━━━━━ Records

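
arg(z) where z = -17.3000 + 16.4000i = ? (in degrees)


Re = -17.3, Im = 16.4
arg = atan2(16.4, -17.3) = 136.5298 degrees

arg(z) = 136.5298 degrees


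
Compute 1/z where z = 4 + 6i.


|z|^2 = 16+36 = 52
1/z = (4 - 6i)/52

1/z = 0.0769 - 0.1154i


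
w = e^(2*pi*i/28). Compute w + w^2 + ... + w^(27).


With w = e^(2*pi*i/28), all 28 of the 28th roots of unity w^0 = 1, w, ..., w^(27) sum to 0: 1 + w + ... + w^(27) = (1 - w^28)/(1 - w) = 0 since w^28 = 1, w ≠ 1.
Removing the root 1: w + w^2 + ... + w^(27) = 0 - 1 = -1

Sum = -1


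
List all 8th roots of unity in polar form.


The 8th roots of unity are cis(360k/8°) for k=0..7
Angle step = 360/8 = 45°
Primitive root: cis(45°)
Primitive root = 0.7071 + 0.7071i

8 roots at angles: 0°, 45°, 90°, 135°, 180°, 225°, 270°, 315°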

━━━━━━━━━━

Prompt:
Copy out the data above, word for word.

Completed exercise:
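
arg(z) where z = -17.3000 + 16.4000i = ? (in degrees)


Re = -17.3, Im = 16.4
arg = atan2(16.4, -17.3) = 136.5298 degrees

arg(z) = 136.5298 degrees


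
Compute 1/z where z = 4 + 6i.


|z|^2 = 16+36 = 52
1/z = (4 - 6i)/52

1/z = 0.0769 - 0.1154i


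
w = e^(2*pi*i/28). Compute w + w^2 + ... + w^(27).


With w = e^(2*pi*i/28), all 28 of the 28th roots of unity w^0 = 1, w, ..., w^(27) sum to 0: 1 + w + ... + w^(27) = (1 - w^28)/(1 - w) = 0 since w^28 = 1, w ≠ 1.
Removing the root 1: w + w^2 + ... + w^(27) = 0 - 1 = -1

Sum = -1


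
List all 8th roots of unity in polar form.


The 8th roots of unity are cis(360k/8°) for k=0..7
Angle step = 360/8 = 45°
Primitive root: cis(45°)
Primitive root = 0.7071 + 0.7071i

8 roots at angles: 0°, 45°, 90°, 135°, 180°, 225°, 270°, 315°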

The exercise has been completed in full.